(Stored data)
━━━━━━━━━━━━━━━━━━━━━━━━━━━━━━

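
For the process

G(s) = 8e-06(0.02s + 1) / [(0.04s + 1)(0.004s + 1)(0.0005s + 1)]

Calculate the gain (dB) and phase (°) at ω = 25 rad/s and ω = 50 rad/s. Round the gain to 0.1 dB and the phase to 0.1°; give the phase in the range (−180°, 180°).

ω = 25: -104.0 dB, -24.9°; ω = 50: -106.1 dB, -31.2°

At ω = 25 rad/s:
zero (1 + j25·0.02) = 1 + j0.5 → |·| ≈ 1.118, ∠ ≈ 26.57°
pole (1 + j25·0.04) = 1 + j1 → |·| ≈ 1.4142, ∠ ≈ 45.00°
pole (1 + j25·0.004) = 1 + j0.1 → |·| ≈ 1.005, ∠ ≈ 5.71°
pole (1 + j25·0.0005) = 1 + j0.0125 → |·| ≈ 1.0001, ∠ ≈ 0.72°
|G| = 8e-06 · 1.118 / (1.4142 · 1.005 · 1.0001) ≈ 6.2923e-06
Gain = 20 log₁₀(6.2923e-06) ≈ -104.02 dB
∠G = (26.57°) − (45.00° + 5.71° + 0.72°) = -24.86°

At ω = 50 rad/s:
zero (1 + j50·0.02) = 1 + j1 → |·| ≈ 1.4142, ∠ ≈ 45.00°
pole (1 + j50·0.04) = 1 + j2 → |·| ≈ 2.2361, ∠ ≈ 63.43°
pole (1 + j50·0.004) = 1 + j0.2 → |·| ≈ 1.0198, ∠ ≈ 11.31°
pole (1 + j50·0.0005) = 1 + j0.025 → |·| ≈ 1.0003, ∠ ≈ 1.43°
|G| = 8e-06 · 1.4142 / (2.2361 · 1.0198 · 1.0003) ≈ 4.9598e-06
Gain = 20 log₁₀(4.9598e-06) ≈ -106.09 dB
∠G = (45.00°) − (63.43° + 11.31° + 1.43°) = -31.17°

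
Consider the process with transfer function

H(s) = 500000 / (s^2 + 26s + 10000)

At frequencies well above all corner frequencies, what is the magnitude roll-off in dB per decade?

Each pole contributes −20 dB/decade at high frequency; each zero contributes +20 dB/decade.
Net: 0 zero(s) − 2 pole(s) → -40 dB/decade.

-40 dB/decade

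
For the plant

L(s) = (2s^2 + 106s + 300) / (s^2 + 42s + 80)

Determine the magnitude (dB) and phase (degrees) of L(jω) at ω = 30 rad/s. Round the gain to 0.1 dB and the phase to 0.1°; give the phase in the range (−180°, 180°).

Substitute s = j30:
Numerator: 2(j30)^2 + 106(j30) + 300 = -1500 + j3180
Denominator: (j30)^2 + 42(j30) + 80 = -820 + j1260
|N| = √(1500² + 3180²) ≈ 3516, ∠N ≈ 115.25°
|D| = √(820² + 1260²) ≈ 1503.3, ∠D ≈ 123.06°
|L| = 3516 / 1503.3 ≈ 2.3389
Gain = 20 log₁₀(2.3389) ≈ 7.38 dB
∠L = 115.25° − 123.06° = -7.81°

7.4 dB, -7.8°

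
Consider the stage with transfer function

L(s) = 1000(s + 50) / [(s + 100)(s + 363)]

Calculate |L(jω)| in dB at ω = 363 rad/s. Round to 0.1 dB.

5.6 dB

At s = jω = j363:
zero (s+50): 50 + j363 → |·| = √(50²+363²) = √134269 ≈ 366.43, ∠ = arctan(363/50) ≈ 82.16°
pole (s+100): 100 + j363 → |·| = √(100²+363²) = √141769 ≈ 376.52, ∠ = arctan(363/100) ≈ 74.60°
pole (s+363): 363 + j363 → |·| = √(363²+363²) = √263538 ≈ 513.36, ∠ = arctan(363/363) ≈ 45.00°
|L| = 1000 · 366.43 / 1.9329e+05 ≈ 1.8958
Gain = 20 log₁₀(1.8958) ≈ 5.56 dB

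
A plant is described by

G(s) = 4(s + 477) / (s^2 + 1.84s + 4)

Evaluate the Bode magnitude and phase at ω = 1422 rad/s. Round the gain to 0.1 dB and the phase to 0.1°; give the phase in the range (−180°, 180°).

-50.6 dB, -108.5°

At s = jω = j1422:
zero (s+477): 477 + j1422 → |·| = √(477²+1422²) = √2249613 ≈ 1499.9, ∠ = arctan(1422/477) ≈ 71.46°
quadratic: (j1422)² + 1.84·j1422 + 4 = -2022080 + j2616.48 → |·| ≈ 2.0221e+06, ∠ ≈ 179.93°
|G| = 4 · 1499.9 / 2.0221e+06 ≈ 0.002967
Gain = 20 log₁₀(0.002967) ≈ -50.55 dB
∠G = 71.46° − 179.93° = -108.47°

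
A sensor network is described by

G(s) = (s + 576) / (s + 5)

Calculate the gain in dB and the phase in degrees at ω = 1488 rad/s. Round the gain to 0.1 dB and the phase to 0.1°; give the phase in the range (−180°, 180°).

At s = jω = j1488:
zero (s+576): 576 + j1488 → |·| = √(576²+1488²) = √2545920 ≈ 1595.6, ∠ = arctan(1488/576) ≈ 68.84°
pole (s+5): 5 + j1488 → |·| = √(5²+1488²) = √2214169 ≈ 1488, ∠ = arctan(1488/5) ≈ 89.81°
|G| = 1 · 1595.6 / 1488 ≈ 1.0723
Gain = 20 log₁₀(1.0723) ≈ 0.61 dB
∠G = 68.84° − 89.81° = -20.97°

0.6 dB, -21.0°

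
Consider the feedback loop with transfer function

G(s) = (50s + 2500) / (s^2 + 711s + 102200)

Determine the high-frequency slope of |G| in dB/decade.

-20 dB/decade

Each pole contributes −20 dB/decade at high frequency; each zero contributes +20 dB/decade.
Net: 1 zero(s) − 2 pole(s) → -20 dB/decade.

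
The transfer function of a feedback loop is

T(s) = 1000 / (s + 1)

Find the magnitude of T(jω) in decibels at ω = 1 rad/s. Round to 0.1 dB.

At s = jω = j1:
pole (s+1): 1 + j1 → |·| = √(1²+1²) = √2 ≈ 1.4142, ∠ = arctan(1/1) ≈ 45.00°
|T| = 1000 / 1.4142 ≈ 707.11
Gain = 20 log₁₀(707.11) ≈ 56.99 dB

57.0 dB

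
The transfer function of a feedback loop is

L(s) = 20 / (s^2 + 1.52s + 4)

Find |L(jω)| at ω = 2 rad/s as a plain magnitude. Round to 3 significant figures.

6.58

At s = jω = j2:
quadratic: (j2)² + 1.52·j2 + 4 = 0 + j3.04 → |·| ≈ 3.04, ∠ ≈ 90.00°
|L| = 20 / 3.04 ≈ 6.5789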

━━━━━━━━━━━━━━━━━━━━━━━━━━━━━━

AIM OF THE EXERCISE:
Extract every line from the one containing "Find |L(jω)| at" to the end of the entries, including both of those lines, exactly as given and with nothing added.

ANSWER BOX:
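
Find |L(jω)| at ω = 2 rad/s as a plain magnitude. Round to 3 significant figures.

6.58

At s = jω = j2:
quadratic: (j2)² + 1.52·j2 + 4 = 0 + j3.04 → |·| ≈ 3.04, ∠ ≈ 90.00°
|L| = 20 / 3.04 ≈ 6.5789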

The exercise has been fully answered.